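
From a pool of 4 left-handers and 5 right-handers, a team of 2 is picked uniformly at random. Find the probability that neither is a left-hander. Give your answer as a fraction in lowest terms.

There are C(9,2) = 36 possible selections.
Selections with no left-handers (all right-handers): C(5,2) = 10.
Probability = 10/36 = 5/18.

5/18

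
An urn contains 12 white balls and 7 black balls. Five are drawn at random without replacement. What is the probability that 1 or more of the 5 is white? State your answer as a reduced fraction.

There are C(19,5) = 11628 ways to choose the 5.
The complement is all 5 are black: C(7,5) = 21.
Probability = 1 − 21/11628 = 11607/11628 = 3869/3876.

3869/3876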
=======
EXERCISE AIM:
Please transcribe the material above precisely as it stands.

RESULT FOR THIS EXERCISE:
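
From a pool of 4 left-handers and 5 right-handers, a team of 2 is picked uniformly at random. Find the probability that neither is a left-hander. Give your answer as a fraction in lowest terms.

There are C(9,2) = 36 possible selections.
Selections with no left-handers (all right-handers): C(5,2) = 10.
Probability = 10/36 = 5/18.

5/18

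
An urn contains 12 white balls and 7 black balls. Five are drawn at random without replacement. What is the probability that 1 or more of the 5 is white? State your answer as a reduced fraction.

There are C(19,5) = 11628 ways to choose the 5.
The complement is all 5 are black: C(7,5) = 21.
Probability = 1 − 21/11628 = 11607/11628 = 3869/3876.

3869/3876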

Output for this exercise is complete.